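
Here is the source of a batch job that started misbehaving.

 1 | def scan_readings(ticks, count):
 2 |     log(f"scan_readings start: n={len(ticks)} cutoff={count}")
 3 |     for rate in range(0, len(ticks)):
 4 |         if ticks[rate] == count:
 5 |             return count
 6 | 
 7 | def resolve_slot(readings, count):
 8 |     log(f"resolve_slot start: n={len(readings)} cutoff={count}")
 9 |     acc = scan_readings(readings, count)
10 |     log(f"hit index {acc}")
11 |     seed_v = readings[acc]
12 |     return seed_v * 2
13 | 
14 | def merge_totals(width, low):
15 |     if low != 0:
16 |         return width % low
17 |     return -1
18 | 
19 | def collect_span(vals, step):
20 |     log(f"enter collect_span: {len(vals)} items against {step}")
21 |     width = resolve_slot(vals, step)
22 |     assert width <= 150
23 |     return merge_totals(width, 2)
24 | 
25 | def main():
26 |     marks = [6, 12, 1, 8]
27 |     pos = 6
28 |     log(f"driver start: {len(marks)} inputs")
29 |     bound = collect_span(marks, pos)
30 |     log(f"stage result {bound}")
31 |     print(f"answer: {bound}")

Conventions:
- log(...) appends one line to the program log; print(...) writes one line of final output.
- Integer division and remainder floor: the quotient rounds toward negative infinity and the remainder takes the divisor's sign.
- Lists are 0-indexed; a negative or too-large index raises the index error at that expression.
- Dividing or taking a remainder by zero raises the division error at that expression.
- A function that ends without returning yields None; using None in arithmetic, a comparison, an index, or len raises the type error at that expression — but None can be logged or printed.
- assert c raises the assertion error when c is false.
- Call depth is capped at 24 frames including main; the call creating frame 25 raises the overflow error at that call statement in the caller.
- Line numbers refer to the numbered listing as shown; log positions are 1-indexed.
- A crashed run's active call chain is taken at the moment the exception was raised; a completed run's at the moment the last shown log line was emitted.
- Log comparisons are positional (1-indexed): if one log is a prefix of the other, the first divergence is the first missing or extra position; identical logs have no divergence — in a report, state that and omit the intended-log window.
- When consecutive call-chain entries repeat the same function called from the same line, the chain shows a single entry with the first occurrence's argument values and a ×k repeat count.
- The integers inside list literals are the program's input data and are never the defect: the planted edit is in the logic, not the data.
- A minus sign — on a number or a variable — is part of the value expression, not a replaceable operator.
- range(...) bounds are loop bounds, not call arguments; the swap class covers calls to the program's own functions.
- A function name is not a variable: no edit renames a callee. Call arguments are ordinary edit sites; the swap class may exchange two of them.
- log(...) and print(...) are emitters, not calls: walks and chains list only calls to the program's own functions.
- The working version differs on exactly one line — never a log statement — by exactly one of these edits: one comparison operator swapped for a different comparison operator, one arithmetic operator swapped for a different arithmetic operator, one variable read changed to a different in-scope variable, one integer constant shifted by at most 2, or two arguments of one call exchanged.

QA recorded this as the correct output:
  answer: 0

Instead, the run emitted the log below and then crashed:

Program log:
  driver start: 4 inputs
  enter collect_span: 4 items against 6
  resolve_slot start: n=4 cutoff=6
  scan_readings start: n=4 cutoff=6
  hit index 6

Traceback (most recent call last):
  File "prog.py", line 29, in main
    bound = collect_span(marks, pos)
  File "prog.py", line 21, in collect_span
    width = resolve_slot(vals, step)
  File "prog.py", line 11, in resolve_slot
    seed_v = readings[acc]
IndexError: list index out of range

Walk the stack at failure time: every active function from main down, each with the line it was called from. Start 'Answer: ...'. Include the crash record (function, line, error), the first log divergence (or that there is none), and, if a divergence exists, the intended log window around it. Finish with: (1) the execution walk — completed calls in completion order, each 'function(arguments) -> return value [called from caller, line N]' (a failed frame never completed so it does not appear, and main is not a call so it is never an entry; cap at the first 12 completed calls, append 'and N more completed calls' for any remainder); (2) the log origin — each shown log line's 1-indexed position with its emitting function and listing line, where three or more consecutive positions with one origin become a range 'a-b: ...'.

Answer: main -> collect_span (called at line 29) -> resolve_slot (called at line 21).
The tell: The earliest visible damage is log position 5 — 'hit index 6' rather than the intended 'hit index 0'.
Crash: resolve_slot, line 11, IndexError.
First divergence: position 5 — the shown line 'hit index 6' should read 'hit index 0'.
Intended log window:
  3: resolve_slot start: n=4 cutoff=6
  4: scan_readings start: n=4 cutoff=6
  5: hit index 0
  6: stage result 0
Execution walk:
  scan_readings([6, 12, 1, 8], 6) -> 6  [called from resolve_slot, line 9]
Origin of each log line:
  1: from main, line 28
  2: from collect_span, line 20
  3: from resolve_slot, line 8
  4: from scan_readings, line 2
  5: from resolve_slot, line 10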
- - -
Assignment: With every line intact, print the records above again.

Solution to this problem:
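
Here is the source of a batch job that started misbehaving.

 1 | def scan_readings(ticks, count):
 2 |     log(f"scan_readings start: n={len(ticks)} cutoff={count}")
 3 |     for rate in range(0, len(ticks)):
 4 |         if ticks[rate] == count:
 5 |             return count
 6 | 
 7 | def resolve_slot(readings, count):
 8 |     log(f"resolve_slot start: n={len(readings)} cutoff={count}")
 9 |     acc = scan_readings(readings, count)
10 |     log(f"hit index {acc}")
11 |     seed_v = readings[acc]
12 |     return seed_v * 2
13 | 
14 | def merge_totals(width, low):
15 |     if low != 0:
16 |         return width % low
17 |     return -1
18 | 
19 | def collect_span(vals, step):
20 |     log(f"enter collect_span: {len(vals)} items against {step}")
21 |     width = resolve_slot(vals, step)
22 |     assert width <= 150
23 |     return merge_totals(width, 2)
24 | 
25 | def main():
26 |     marks = [6, 12, 1, 8]
27 |     pos = 6
28 |     log(f"driver start: {len(marks)} inputs")
29 |     bound = collect_span(marks, pos)
30 |     log(f"stage result {bound}")
31 |     print(f"answer: {bound}")

Conventions:
- log(...) appends one line to the program log; print(...) writes one line of final output.
- Integer division and remainder floor: the quotient rounds toward negative infinity and the remainder takes the divisor's sign.
- Lists are 0-indexed; a negative or too-large index raises the index error at that expression.
- Dividing or taking a remainder by zero raises the division error at that expression.
- A function that ends without returning yields None; using None in arithmetic, a comparison, an index, or len raises the type error at that expression — but None can be logged or printed.
- assert c raises the assertion error when c is false.
- Call depth is capped at 24 frames including main; the call creating frame 25 raises the overflow error at that call statement in the caller.
- Line numbers refer to the numbered listing as shown; log positions are 1-indexed.
- A crashed run's active call chain is taken at the moment the exception was raised; a completed run's at the moment the last shown log line was emitted.
- Log comparisons are positional (1-indexed): if one log is a prefix of the other, the first divergence is the first missing or extra position; identical logs have no divergence — in a report, state that and omit the intended-log window.
- When consecutive call-chain entries repeat the same function called from the same line, the chain shows a single entry with the first occurrence's argument values and a ×k repeat count.
- The integers inside list literals are the program's input data and are never the defect: the planted edit is in the logic, not the data.
- A minus sign — on a number or a variable — is part of the value expression, not a replaceable operator.
- range(...) bounds are loop bounds, not call arguments; the swap class covers calls to the program's own functions.
- A function name is not a variable: no edit renames a callee. Call arguments are ordinary edit sites; the swap class may exchange two of them.
- log(...) and print(...) are emitters, not calls: walks and chains list only calls to the program's own functions.
- The working version differs on exactly one line — never a log statement — by exactly one of these edits: one comparison operator swapped for a different comparison operator, one arithmetic operator swapped for a different arithmetic operator, one variable read changed to a different in-scope variable, one integer constant shifted by at most 2, or two arguments of one call exchanged.

QA recorded this as the correct output:
  answer: 0

Instead, the run emitted the log below and then crashed:

Program log:
  driver start: 4 inputs
  enter collect_span: 4 items against 6
  resolve_slot start: n=4 cutoff=6
  scan_readings start: n=4 cutoff=6
  hit index 6

Traceback (most recent call last):
  File "prog.py", line 29, in main
    bound = collect_span(marks, pos)
  File "prog.py", line 21, in collect_span
    width = resolve_slot(vals, step)
  File "prog.py", line 11, in resolve_slot
    seed_v = readings[acc]
IndexError: list index out of range

Walk the stack at failure time: every active function from main down, each with the line it was called from. Start 'Answer: ...'. Include the crash record (function, line, error), the first log divergence (or that there is none), and, if a divergence exists, the intended log window around it. Finish with: (1) the execution walk — completed calls in completion order, each 'function(arguments) -> return value [called from caller, line N]' (a failed frame never completed so it does not appear, and main is not a call so it is never an entry; cap at the first 12 completed calls, append 'and N more completed calls' for any remainder); (2) the log origin — each shown log line's 1-indexed position with its emitting function and listing line, where three or more consecutive positions with one origin become a range 'a-b: ...'.

Answer: main -> collect_span (called at line 29) -> resolve_slot (called at line 21).
The tell: The earliest visible damage is log position 5 — 'hit index 6' rather than the intended 'hit index 0'.
Crash: resolve_slot, line 11, IndexError.
First divergence: position 5 — the shown line 'hit index 6' should read 'hit index 0'.
Intended log window:
  3: resolve_slot start: n=4 cutoff=6
  4: scan_readings start: n=4 cutoff=6
  5: hit index 0
  6: stage result 0
Execution walk:
  scan_readings([6, 12, 1, 8], 6) -> 6  [called from resolve_slot, line 9]
Origin of each log line:
  1: from main, line 28
  2: from collect_span, line 20
  3: from resolve_slot, line 8
  4: from scan_readings, line 2
  5: from resolve_slot, line 10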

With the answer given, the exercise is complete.